> [Prompt]:
Only these lines are needed: the first line of the entries below through the line with "1 THB = 1.9959 INR", each returned exactly.
[Source data — start]
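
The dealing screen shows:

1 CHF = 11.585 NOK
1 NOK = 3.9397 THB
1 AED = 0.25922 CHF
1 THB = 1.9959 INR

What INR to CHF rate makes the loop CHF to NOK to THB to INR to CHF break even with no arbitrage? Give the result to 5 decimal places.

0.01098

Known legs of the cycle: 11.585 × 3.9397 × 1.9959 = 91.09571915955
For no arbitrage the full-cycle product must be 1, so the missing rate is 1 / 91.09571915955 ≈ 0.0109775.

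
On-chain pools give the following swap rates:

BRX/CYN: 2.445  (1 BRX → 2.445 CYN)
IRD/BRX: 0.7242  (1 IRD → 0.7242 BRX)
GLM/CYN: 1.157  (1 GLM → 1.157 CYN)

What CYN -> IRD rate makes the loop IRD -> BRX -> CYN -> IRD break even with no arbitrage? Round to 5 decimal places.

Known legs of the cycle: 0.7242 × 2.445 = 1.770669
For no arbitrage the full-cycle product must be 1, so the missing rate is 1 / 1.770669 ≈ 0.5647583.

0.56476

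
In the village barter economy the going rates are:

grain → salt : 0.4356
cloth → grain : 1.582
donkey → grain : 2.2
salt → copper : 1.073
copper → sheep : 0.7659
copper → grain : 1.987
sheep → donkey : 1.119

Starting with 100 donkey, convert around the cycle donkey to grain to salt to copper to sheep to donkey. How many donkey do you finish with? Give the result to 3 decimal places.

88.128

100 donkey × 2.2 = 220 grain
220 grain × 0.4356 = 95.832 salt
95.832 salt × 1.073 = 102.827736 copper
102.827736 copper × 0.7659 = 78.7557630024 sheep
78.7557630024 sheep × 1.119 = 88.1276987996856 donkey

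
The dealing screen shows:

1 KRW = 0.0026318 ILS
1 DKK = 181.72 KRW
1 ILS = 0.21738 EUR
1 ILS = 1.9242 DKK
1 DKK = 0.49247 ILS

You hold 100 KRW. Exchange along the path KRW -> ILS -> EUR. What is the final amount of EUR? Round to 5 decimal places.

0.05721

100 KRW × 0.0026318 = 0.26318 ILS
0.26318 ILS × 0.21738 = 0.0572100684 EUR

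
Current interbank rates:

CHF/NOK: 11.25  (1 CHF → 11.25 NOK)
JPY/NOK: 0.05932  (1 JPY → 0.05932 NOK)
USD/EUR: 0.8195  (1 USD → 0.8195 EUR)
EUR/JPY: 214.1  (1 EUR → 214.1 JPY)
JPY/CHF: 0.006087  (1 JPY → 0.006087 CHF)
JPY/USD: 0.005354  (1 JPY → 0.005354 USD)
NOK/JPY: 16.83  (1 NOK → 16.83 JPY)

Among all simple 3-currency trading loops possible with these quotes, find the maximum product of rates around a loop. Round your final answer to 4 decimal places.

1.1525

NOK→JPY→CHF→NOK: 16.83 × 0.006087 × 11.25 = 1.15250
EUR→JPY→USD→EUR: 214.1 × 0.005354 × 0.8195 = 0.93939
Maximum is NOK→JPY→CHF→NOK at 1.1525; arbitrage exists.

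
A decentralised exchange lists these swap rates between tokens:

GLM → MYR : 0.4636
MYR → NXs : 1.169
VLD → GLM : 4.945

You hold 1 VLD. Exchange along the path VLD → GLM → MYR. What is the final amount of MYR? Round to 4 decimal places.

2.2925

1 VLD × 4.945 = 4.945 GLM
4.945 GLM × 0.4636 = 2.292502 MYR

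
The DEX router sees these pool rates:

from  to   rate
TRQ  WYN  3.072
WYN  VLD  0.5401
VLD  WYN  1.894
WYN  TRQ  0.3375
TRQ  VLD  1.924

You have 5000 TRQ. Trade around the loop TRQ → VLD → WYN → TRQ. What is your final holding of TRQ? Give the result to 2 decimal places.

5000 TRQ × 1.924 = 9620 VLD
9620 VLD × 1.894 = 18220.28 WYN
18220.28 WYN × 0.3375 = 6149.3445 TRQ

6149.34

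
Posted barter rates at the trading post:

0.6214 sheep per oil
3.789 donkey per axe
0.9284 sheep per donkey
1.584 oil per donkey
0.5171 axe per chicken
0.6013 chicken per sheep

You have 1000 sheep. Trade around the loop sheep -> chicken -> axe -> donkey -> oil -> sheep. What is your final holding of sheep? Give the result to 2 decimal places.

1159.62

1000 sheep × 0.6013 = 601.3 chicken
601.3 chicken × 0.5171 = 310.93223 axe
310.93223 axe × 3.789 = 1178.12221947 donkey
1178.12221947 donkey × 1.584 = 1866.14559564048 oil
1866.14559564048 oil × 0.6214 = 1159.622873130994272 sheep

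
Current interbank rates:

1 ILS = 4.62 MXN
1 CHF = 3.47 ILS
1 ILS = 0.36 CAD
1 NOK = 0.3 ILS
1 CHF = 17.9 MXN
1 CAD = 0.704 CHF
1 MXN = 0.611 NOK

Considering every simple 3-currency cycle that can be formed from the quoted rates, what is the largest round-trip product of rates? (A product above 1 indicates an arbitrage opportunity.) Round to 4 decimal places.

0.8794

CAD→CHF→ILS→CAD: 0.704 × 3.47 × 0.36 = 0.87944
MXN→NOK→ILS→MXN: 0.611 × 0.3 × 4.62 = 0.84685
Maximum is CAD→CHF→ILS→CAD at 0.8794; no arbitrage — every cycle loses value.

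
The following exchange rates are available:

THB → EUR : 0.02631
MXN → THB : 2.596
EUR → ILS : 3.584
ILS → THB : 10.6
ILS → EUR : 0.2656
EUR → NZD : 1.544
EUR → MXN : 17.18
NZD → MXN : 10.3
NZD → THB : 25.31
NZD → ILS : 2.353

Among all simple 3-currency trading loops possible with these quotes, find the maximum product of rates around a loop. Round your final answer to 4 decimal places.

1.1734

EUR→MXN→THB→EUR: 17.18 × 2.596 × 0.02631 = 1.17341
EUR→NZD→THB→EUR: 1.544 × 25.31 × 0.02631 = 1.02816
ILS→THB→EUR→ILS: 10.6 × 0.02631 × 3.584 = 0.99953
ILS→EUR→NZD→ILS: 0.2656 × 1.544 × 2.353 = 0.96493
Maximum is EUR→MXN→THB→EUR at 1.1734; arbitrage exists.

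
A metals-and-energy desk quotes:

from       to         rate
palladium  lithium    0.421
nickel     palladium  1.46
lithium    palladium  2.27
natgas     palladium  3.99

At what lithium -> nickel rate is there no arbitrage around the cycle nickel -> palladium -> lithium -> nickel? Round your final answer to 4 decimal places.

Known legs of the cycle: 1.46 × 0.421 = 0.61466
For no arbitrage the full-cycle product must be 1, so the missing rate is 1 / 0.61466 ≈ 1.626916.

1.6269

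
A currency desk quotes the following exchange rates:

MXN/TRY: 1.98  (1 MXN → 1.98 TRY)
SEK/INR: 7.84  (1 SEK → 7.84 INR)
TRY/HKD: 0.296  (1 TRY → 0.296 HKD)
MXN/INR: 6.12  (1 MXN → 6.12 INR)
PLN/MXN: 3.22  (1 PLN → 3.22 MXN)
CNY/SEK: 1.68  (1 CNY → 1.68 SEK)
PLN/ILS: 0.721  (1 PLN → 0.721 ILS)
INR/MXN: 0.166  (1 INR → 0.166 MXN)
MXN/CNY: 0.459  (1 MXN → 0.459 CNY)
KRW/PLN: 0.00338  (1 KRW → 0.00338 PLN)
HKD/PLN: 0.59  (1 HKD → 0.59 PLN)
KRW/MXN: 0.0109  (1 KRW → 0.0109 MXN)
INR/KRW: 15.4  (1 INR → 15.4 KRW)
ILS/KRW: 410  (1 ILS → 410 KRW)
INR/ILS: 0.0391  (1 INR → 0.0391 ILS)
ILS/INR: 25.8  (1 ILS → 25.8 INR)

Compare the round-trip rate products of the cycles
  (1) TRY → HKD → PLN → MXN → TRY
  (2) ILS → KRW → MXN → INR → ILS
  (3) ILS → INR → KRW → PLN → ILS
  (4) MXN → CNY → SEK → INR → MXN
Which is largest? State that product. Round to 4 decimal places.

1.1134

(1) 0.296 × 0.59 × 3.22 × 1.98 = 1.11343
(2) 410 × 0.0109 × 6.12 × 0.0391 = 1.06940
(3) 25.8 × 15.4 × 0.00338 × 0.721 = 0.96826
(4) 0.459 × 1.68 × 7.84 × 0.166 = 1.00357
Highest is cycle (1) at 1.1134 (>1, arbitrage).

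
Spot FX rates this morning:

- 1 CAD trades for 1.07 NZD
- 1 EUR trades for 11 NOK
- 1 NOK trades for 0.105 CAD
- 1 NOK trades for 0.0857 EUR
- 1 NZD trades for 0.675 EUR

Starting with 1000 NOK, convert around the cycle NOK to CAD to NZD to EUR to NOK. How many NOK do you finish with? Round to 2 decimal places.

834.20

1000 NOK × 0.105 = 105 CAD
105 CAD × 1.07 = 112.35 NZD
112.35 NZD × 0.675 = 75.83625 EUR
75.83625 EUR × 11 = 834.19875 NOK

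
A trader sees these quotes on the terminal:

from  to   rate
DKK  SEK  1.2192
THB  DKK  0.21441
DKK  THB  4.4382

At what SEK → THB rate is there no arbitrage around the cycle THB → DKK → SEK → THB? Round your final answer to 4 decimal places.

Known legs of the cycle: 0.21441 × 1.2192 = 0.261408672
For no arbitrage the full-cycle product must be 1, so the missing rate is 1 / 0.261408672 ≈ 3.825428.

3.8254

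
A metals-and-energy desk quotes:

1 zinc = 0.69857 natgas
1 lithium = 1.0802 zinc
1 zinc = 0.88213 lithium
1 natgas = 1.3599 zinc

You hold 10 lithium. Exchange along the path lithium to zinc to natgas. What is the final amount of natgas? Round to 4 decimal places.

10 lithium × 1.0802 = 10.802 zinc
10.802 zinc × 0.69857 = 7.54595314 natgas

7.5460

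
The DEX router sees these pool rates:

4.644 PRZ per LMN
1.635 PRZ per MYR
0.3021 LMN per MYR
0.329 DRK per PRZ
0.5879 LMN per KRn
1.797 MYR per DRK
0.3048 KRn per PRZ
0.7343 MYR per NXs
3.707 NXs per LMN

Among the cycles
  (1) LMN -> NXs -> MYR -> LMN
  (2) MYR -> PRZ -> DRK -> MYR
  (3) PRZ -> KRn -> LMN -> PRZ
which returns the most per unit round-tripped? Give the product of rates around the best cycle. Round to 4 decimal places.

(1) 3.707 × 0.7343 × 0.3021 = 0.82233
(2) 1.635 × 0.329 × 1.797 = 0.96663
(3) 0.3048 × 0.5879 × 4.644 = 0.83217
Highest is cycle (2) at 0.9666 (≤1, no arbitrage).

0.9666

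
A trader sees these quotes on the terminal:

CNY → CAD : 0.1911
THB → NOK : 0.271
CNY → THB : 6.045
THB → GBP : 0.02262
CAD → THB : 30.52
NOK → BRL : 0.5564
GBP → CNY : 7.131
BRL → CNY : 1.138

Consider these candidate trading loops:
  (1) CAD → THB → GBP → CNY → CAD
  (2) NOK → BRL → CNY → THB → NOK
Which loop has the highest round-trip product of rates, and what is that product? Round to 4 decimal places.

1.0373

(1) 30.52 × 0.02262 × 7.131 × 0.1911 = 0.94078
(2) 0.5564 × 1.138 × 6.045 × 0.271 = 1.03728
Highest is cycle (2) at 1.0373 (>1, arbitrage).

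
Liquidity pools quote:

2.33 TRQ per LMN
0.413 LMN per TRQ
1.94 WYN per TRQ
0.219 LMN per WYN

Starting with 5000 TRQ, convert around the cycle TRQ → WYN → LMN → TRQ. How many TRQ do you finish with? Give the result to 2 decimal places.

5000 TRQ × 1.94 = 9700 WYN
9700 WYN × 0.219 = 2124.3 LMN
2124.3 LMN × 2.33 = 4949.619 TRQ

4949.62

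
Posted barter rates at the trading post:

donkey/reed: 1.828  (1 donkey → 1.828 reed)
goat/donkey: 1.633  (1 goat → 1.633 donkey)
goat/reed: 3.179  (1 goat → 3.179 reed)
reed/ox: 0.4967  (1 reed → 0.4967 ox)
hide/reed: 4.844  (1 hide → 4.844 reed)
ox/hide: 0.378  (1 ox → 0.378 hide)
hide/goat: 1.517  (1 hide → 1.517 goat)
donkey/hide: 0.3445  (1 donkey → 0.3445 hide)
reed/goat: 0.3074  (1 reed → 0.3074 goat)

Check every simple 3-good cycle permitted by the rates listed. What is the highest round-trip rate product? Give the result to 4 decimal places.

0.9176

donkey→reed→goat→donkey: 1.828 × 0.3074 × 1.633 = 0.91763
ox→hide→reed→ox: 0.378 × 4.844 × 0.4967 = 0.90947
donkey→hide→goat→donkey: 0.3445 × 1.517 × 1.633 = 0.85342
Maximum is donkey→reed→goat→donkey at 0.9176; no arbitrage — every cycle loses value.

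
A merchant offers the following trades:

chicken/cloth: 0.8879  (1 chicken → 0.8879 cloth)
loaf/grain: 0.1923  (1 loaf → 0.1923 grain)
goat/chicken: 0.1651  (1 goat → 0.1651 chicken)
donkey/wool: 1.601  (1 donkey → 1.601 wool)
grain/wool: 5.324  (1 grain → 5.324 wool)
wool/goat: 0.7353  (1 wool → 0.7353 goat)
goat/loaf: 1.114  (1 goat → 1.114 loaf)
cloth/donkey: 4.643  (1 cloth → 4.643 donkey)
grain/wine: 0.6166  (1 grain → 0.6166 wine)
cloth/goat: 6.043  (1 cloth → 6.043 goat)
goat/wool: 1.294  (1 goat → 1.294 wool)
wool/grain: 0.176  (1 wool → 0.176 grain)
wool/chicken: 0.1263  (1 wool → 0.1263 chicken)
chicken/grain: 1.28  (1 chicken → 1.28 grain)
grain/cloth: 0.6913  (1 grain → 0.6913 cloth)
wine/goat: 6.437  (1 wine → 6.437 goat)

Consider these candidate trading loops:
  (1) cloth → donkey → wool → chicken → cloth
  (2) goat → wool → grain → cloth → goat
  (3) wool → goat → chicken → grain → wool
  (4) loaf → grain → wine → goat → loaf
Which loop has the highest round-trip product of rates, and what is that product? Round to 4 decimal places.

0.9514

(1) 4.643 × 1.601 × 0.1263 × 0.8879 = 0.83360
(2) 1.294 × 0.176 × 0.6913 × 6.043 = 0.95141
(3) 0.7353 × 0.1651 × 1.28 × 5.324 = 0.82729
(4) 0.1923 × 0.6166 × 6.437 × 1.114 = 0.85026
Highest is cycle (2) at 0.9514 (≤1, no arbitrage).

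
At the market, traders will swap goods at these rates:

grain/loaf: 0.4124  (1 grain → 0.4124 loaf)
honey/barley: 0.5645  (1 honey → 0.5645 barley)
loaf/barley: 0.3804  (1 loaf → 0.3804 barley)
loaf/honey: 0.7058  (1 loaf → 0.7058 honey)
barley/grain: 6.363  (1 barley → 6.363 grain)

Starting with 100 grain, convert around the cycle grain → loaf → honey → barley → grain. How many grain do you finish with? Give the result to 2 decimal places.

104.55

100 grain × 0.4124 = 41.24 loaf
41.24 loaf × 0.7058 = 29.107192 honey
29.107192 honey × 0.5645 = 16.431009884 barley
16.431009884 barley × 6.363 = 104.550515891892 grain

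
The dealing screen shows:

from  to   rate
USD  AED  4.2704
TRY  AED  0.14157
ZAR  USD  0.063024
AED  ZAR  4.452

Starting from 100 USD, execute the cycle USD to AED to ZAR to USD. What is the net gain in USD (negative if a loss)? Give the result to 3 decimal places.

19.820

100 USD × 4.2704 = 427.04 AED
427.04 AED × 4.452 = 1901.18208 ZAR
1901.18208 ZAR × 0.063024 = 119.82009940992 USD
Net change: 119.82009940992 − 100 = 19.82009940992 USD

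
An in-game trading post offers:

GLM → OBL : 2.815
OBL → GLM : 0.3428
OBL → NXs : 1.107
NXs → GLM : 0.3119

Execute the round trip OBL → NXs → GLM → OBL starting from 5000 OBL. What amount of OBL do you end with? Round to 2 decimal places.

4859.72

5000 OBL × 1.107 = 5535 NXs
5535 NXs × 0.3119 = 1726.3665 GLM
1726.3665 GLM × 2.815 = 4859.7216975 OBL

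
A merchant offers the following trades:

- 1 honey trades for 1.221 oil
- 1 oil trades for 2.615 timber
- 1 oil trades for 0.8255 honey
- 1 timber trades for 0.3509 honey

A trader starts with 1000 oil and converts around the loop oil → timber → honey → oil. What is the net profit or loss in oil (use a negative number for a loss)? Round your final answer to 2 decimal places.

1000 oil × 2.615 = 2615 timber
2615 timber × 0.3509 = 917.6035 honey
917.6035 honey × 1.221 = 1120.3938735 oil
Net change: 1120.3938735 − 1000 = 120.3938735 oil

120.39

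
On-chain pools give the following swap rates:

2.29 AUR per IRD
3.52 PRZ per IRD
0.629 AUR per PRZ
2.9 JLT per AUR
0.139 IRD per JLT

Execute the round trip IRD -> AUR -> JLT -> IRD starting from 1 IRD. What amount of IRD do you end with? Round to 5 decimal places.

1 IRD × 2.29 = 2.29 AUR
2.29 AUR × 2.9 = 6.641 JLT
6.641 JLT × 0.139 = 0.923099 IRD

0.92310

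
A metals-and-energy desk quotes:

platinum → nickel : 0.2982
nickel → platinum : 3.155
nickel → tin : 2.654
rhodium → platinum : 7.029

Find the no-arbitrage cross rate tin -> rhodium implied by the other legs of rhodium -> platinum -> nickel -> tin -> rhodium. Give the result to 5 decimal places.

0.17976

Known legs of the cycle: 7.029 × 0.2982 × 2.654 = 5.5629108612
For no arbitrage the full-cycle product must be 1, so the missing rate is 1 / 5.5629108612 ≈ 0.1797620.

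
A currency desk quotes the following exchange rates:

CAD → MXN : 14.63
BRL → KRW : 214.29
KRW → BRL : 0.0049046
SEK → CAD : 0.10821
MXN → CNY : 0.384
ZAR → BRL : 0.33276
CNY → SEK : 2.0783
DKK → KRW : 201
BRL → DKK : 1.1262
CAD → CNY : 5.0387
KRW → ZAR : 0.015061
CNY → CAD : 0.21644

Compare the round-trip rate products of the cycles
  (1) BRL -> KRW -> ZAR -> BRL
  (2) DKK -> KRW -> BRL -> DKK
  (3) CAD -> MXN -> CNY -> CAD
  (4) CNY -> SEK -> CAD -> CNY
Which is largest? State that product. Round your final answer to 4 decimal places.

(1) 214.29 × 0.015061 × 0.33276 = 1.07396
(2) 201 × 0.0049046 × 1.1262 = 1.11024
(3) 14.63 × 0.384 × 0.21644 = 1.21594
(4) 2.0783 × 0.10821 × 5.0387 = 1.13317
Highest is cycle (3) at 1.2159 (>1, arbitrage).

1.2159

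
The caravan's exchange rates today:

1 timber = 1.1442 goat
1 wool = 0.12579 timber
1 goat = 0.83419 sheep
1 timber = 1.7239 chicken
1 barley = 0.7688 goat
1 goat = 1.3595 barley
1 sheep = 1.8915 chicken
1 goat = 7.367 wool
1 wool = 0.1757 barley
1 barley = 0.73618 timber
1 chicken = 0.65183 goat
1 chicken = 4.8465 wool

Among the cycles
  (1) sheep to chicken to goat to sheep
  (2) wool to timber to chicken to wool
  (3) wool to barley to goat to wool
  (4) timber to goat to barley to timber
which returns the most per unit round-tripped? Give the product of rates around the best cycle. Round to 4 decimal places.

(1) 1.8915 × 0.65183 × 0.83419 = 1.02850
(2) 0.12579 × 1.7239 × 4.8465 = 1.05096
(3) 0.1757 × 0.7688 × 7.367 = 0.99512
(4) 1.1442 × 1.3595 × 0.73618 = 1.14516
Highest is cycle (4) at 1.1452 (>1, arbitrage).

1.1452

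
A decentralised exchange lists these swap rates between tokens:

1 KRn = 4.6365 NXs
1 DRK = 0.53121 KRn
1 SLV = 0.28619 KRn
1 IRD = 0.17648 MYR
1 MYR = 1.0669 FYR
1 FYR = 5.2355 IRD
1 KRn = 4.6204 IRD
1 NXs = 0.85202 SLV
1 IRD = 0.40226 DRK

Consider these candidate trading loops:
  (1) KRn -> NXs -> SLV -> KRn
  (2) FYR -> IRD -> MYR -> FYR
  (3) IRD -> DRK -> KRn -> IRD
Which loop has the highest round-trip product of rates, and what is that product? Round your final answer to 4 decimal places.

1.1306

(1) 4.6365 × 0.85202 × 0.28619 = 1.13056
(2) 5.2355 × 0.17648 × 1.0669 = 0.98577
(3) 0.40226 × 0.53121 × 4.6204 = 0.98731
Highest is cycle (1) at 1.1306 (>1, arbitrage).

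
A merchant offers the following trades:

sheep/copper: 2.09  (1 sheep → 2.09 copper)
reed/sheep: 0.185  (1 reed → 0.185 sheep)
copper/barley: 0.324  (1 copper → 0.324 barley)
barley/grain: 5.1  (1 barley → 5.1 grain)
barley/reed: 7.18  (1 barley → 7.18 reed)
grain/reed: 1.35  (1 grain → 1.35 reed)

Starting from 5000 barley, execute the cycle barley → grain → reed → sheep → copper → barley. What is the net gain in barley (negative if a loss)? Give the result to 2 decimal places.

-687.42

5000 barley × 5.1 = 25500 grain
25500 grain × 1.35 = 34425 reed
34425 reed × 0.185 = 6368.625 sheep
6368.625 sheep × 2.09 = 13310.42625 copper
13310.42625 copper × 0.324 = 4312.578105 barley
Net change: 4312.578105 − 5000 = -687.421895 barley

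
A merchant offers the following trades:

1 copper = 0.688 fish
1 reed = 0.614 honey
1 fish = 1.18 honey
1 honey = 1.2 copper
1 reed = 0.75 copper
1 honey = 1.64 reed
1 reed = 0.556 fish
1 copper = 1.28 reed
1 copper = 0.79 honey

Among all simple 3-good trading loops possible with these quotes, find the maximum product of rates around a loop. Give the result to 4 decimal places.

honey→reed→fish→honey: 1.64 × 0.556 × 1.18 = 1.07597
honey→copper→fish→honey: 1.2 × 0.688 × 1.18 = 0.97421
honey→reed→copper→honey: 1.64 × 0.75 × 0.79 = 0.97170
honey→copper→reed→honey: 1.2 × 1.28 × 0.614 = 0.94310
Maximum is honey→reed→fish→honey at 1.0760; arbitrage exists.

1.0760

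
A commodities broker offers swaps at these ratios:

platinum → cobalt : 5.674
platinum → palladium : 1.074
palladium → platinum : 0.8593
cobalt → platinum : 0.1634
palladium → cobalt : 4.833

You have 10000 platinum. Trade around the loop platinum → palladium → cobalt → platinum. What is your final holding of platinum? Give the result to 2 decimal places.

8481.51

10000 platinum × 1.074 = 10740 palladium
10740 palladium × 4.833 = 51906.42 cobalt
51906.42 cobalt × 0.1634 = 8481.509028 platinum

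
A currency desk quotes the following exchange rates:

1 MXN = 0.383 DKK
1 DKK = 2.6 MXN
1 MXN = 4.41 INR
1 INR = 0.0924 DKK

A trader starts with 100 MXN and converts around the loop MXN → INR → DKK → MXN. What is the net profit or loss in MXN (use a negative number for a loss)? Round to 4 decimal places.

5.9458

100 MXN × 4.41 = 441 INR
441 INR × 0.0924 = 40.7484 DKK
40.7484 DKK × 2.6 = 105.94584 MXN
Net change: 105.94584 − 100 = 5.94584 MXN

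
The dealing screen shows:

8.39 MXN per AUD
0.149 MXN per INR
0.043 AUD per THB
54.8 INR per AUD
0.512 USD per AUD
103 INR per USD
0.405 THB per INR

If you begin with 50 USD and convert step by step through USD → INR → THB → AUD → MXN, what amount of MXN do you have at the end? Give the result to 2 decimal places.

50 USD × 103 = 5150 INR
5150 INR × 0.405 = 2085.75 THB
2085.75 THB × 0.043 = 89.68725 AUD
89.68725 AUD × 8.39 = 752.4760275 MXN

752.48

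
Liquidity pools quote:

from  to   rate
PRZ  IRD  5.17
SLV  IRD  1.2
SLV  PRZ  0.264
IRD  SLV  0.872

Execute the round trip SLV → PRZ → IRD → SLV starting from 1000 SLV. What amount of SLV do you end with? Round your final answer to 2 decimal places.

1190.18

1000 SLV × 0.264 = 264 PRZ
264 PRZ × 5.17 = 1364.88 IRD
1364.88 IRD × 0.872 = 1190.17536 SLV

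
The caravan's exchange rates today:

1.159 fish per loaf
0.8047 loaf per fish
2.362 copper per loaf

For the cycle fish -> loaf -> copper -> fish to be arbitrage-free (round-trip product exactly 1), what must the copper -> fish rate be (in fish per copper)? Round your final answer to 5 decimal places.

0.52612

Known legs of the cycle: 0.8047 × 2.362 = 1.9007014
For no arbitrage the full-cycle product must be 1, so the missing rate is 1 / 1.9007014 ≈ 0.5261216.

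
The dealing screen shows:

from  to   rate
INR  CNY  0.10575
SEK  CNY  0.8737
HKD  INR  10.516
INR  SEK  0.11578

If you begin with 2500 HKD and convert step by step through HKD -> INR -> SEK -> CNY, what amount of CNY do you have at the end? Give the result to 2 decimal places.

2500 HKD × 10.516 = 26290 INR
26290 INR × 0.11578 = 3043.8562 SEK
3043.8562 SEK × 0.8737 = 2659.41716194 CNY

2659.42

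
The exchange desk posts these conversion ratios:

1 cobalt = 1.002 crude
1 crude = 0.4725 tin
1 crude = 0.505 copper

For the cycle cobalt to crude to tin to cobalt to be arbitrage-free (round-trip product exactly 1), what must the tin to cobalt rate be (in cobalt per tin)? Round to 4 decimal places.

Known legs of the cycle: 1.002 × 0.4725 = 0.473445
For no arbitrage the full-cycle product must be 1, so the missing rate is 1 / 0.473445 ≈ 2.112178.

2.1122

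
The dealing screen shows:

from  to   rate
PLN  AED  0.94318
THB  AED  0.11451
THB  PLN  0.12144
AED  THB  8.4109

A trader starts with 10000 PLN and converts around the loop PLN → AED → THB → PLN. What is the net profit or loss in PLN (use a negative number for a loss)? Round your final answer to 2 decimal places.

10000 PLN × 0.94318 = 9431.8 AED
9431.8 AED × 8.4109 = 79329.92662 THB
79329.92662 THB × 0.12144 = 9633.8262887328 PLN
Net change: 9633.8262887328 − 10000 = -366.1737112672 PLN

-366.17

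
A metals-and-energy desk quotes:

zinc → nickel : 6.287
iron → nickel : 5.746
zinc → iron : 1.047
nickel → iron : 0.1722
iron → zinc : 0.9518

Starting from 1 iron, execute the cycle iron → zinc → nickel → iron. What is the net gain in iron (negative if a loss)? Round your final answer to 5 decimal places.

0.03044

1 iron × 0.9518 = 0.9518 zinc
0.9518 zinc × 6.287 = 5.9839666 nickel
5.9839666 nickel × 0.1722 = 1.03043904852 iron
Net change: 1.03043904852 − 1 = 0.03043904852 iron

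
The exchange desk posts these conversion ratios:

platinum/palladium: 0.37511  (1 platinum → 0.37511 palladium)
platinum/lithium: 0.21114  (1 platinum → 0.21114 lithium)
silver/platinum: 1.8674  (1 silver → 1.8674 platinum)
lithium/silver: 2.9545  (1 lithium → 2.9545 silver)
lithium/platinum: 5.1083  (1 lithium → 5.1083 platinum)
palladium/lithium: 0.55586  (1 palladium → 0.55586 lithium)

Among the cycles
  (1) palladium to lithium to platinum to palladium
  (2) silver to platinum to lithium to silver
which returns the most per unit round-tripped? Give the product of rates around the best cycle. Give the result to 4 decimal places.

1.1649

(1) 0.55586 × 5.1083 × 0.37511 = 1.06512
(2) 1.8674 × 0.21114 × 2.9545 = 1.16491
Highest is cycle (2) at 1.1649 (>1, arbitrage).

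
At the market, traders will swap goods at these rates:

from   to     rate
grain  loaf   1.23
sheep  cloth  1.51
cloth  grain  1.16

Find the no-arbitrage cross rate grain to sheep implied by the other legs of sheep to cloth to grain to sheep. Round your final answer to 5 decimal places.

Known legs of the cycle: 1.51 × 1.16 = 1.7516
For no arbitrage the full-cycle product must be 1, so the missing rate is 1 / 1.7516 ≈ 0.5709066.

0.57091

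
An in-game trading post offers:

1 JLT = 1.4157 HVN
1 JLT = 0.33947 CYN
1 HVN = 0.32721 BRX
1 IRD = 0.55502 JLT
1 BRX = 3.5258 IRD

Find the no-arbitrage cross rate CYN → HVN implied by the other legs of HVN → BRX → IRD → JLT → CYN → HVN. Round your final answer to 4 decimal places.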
[Source data — finish]
> [Answer section]:
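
The dealing screen shows:

1 CHF = 11.585 NOK
1 NOK = 3.9397 THB
1 AED = 0.25922 CHF
1 THB = 1.9959 INR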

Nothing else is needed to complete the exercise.